§ What the exercise asks:
Keeping every line intact, repeat the data word for word.

----- Data excerpts -----

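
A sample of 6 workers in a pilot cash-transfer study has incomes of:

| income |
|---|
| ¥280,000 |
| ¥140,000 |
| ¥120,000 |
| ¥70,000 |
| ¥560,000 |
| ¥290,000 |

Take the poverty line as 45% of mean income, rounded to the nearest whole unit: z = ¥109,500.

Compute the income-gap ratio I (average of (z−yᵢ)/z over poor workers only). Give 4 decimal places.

0.3607

Poor units: ¥70,000 (q = 1 of N = 6).
Relative gaps: 0.3607; sum = 0.360731.
I averages over the q = 1 poor units only: 0.360731 / 1 = 0.3607.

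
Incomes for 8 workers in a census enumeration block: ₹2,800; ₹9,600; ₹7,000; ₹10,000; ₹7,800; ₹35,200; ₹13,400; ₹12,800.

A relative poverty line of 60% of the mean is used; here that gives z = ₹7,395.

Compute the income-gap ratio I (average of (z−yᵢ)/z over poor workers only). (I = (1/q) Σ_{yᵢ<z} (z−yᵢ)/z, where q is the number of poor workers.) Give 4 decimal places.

0.3374

Below the line: ₹2,800, ₹7,000 (q = 2 of N = 8).
Relative gaps: 0.6214, 0.0534; sum = 0.674780.
I averages over the q = 2 poor units only: 0.674780 / 2 = 0.3374.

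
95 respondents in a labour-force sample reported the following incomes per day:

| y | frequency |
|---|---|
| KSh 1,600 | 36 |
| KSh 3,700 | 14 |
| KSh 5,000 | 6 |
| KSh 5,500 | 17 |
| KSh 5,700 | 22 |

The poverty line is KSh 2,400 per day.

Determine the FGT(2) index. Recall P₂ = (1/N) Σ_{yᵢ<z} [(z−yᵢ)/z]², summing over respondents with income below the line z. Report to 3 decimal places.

Poor units: 36×KSh 1,600 (q = 36 of N = 95).
Gap ratios (z−y)/z: (2400−1600)/2400 = 0.3333 (×36).
Squared: 0.1111 (×36).
Sum = 4.000000; P₂ = 4.000000 / 95 = 0.042.

0.042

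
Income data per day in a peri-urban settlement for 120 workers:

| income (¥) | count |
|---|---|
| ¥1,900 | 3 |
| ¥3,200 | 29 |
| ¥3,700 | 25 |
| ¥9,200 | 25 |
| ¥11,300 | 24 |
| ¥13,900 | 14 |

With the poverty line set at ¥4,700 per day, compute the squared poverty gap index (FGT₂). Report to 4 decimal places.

0.0429

Incomes under z: 3×¥1,900, 29×¥3,200, 25×¥3,700 (q = 57 of N = 120).
Relative gaps: (4700−1900)/4700 = 0.5957 (×3); (4700−3200)/4700 = 0.3191 (×29); (4700−3700)/4700 = 0.2128 (×25).
Squared: 0.3549 (×3); 0.1019 (×29); 0.0453 (×25).
Sum = 5.150294; P₂ = 5.150294 / 120 = 0.0429.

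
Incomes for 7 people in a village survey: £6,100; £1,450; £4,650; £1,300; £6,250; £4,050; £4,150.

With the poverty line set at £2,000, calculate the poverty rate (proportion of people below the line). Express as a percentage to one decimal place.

28.6%

2 of the 7 people have income below £2,000.
H = 2/7 = 28.6%.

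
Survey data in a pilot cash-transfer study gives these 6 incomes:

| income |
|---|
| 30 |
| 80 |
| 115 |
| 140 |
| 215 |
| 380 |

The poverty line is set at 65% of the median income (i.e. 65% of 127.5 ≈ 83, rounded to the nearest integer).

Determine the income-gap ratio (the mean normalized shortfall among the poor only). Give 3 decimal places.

0.337

Below z: 30, 80 (q = 2 of N = 6).
Shortfall ratios (z−y)/z: 0.6386, 0.0361; sum = 0.674699.
I averages over the q = 2 poor units only: 0.674699 / 2 = 0.337.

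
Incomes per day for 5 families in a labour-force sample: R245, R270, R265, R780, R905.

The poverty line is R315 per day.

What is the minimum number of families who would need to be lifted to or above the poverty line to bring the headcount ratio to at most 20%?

2

3 of the 5 families are poor, so H = 3/5 = 0.600.
A headcount ratio of at most 20% allows at most ⌊0.20 × 5⌋ = 1 poor families.
So at least 3 − 1 = 2 must be lifted.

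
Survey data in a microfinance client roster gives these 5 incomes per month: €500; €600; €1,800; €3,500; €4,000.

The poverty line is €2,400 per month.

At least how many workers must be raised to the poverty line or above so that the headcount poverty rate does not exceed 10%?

3 of the 5 workers are poor, so H = 3/5 = 0.600.
A headcount ratio of at most 10% allows at most ⌊0.10 × 5⌋ = 0 poor workers.
So at least 3 − 0 = 3 must be lifted.

3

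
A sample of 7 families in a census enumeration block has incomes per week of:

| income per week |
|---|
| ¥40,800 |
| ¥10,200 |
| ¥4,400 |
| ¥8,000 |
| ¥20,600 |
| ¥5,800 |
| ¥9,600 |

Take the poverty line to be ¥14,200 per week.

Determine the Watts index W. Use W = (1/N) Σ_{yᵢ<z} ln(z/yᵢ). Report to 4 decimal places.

Poor units: ¥4,400, ¥5,800, ¥8,000, ¥9,600, ¥10,200 (q = 5 of N = 7).
Log shortfalls: ln(14200/4400) = 1.1716; ln(14200/5800) = 0.8954; ln(14200/8000) = 0.5738; ln(14200/9600) = 0.3915; ln(14200/10200) = 0.3309.
W = 3.363155 / 7 = 0.4805.

0.4805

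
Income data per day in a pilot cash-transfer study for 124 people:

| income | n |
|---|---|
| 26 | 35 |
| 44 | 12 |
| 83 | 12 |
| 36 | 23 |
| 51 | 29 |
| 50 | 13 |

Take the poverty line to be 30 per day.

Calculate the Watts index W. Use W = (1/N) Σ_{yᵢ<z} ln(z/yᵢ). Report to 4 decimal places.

Below the line: 35×26 (q = 35 of N = 124).
Log shortfalls: ln(30/26) = 0.1431 (×35).
W = 5.008530 / 124 = 0.0404.

0.0404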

-----

§ Task result:
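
A sample of 6 workers in a pilot cash-transfer study has incomes of:

| income |
|---|
| ¥280,000 |
| ¥140,000 |
| ¥120,000 |
| ¥70,000 |
| ¥560,000 |
| ¥290,000 |

Take the poverty line as 45% of mean income, rounded to the nearest whole unit: z = ¥109,500.

Compute the income-gap ratio I (average of (z−yᵢ)/z over poor workers only). Give 4 decimal places.

0.3607

Poor units: ¥70,000 (q = 1 of N = 6).
Relative gaps: 0.3607; sum = 0.360731.
I averages over the q = 1 poor units only: 0.360731 / 1 = 0.3607.

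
Incomes for 8 workers in a census enumeration block: ₹2,800; ₹9,600; ₹7,000; ₹10,000; ₹7,800; ₹35,200; ₹13,400; ₹12,800.

A relative poverty line of 60% of the mean is used; here that gives z = ₹7,395.

Compute the income-gap ratio I (average of (z−yᵢ)/z over poor workers only). (I = (1/q) Σ_{yᵢ<z} (z−yᵢ)/z, where q is the number of poor workers.) Give 4 decimal places.

0.3374

Below the line: ₹2,800, ₹7,000 (q = 2 of N = 8).
Relative gaps: 0.6214, 0.0534; sum = 0.674780.
I averages over the q = 2 poor units only: 0.674780 / 2 = 0.3374.

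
95 respondents in a labour-force sample reported the following incomes per day:

| y | frequency |
|---|---|
| KSh 1,600 | 36 |
| KSh 3,700 | 14 |
| KSh 5,000 | 6 |
| KSh 5,500 | 17 |
| KSh 5,700 | 22 |

The poverty line is KSh 2,400 per day.

Determine the FGT(2) index. Recall P₂ = (1/N) Σ_{yᵢ<z} [(z−yᵢ)/z]², summing over respondents with income below the line z. Report to 3 decimal places.

Poor units: 36×KSh 1,600 (q = 36 of N = 95).
Gap ratios (z−y)/z: (2400−1600)/2400 = 0.3333 (×36).
Squared: 0.1111 (×36).
Sum = 4.000000; P₂ = 4.000000 / 95 = 0.042.

0.042

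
Income data per day in a peri-urban settlement for 120 workers:

| income (¥) | count |
|---|---|
| ¥1,900 | 3 |
| ¥3,200 | 29 |
| ¥3,700 | 25 |
| ¥9,200 | 25 |
| ¥11,300 | 24 |
| ¥13,900 | 14 |

With the poverty line set at ¥4,700 per day, compute the squared poverty gap index (FGT₂). Report to 4 decimal places.

0.0429

Incomes under z: 3×¥1,900, 29×¥3,200, 25×¥3,700 (q = 57 of N = 120).
Relative gaps: (4700−1900)/4700 = 0.5957 (×3); (4700−3200)/4700 = 0.3191 (×29); (4700−3700)/4700 = 0.2128 (×25).
Squared: 0.3549 (×3); 0.1019 (×29); 0.0453 (×25).
Sum = 5.150294; P₂ = 5.150294 / 120 = 0.0429.

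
Incomes for 7 people in a village survey: £6,100; £1,450; £4,650; £1,300; £6,250; £4,050; £4,150.

With the poverty line set at £2,000, calculate the poverty rate (proportion of people below the line). Express as a percentage to one decimal place.

28.6%

2 of the 7 people have income below £2,000.
H = 2/7 = 28.6%.

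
Survey data in a pilot cash-transfer study gives these 6 incomes:

| income |
|---|
| 30 |
| 80 |
| 115 |
| 140 |
| 215 |
| 380 |

The poverty line is set at 65% of the median income (i.e. 65% of 127.5 ≈ 83, rounded to the nearest integer).

Determine the income-gap ratio (the mean normalized shortfall among the poor only). Give 3 decimal places.

0.337

Below z: 30, 80 (q = 2 of N = 6).
Shortfall ratios (z−y)/z: 0.6386, 0.0361; sum = 0.674699.
I averages over the q = 2 poor units only: 0.674699 / 2 = 0.337.

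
Incomes per day for 5 families in a labour-force sample: R245, R270, R265, R780, R905.

The poverty line is R315 per day.

What is the minimum number of families who would need to be lifted to or above the poverty line to bring the headcount ratio to at most 20%?

2

3 of the 5 families are poor, so H = 3/5 = 0.600.
A headcount ratio of at most 20% allows at most ⌊0.20 × 5⌋ = 1 poor families.
So at least 3 − 1 = 2 must be lifted.

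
Survey data in a microfinance client roster gives these 5 incomes per month: €500; €600; €1,800; €3,500; €4,000.

The poverty line is €2,400 per month.

At least how many workers must be raised to the poverty line or above so that the headcount poverty rate does not exceed 10%?

3 of the 5 workers are poor, so H = 3/5 = 0.600.
A headcount ratio of at most 10% allows at most ⌊0.10 × 5⌋ = 0 poor workers.
So at least 3 − 0 = 3 must be lifted.

3

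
A sample of 7 families in a census enumeration block has incomes per week of:

| income per week |
|---|
| ¥40,800 |
| ¥10,200 |
| ¥4,400 |
| ¥8,000 |
| ¥20,600 |
| ¥5,800 |
| ¥9,600 |

Take the poverty line to be ¥14,200 per week.

Determine the Watts index W. Use W = (1/N) Σ_{yᵢ<z} ln(z/yᵢ). Report to 4 decimal places.

Poor units: ¥4,400, ¥5,800, ¥8,000, ¥9,600, ¥10,200 (q = 5 of N = 7).
Log shortfalls: ln(14200/4400) = 1.1716; ln(14200/5800) = 0.8954; ln(14200/8000) = 0.5738; ln(14200/9600) = 0.3915; ln(14200/10200) = 0.3309.
W = 3.363155 / 7 = 0.4805.

0.4805

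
Income data per day in a pilot cash-transfer study for 124 people:

| income | n |
|---|---|
| 26 | 35 |
| 44 | 12 |
| 83 | 12 |
| 36 | 23 |
| 51 | 29 |
| 50 | 13 |

Take the poverty line to be 30 per day.

Calculate the Watts index W. Use W = (1/N) Σ_{yᵢ<z} ln(z/yᵢ). Report to 4 decimal places.

Below the line: 35×26 (q = 35 of N = 124).
Log shortfalls: ln(30/26) = 0.1431 (×35).
W = 5.008530 / 124 = 0.0404.

0.0404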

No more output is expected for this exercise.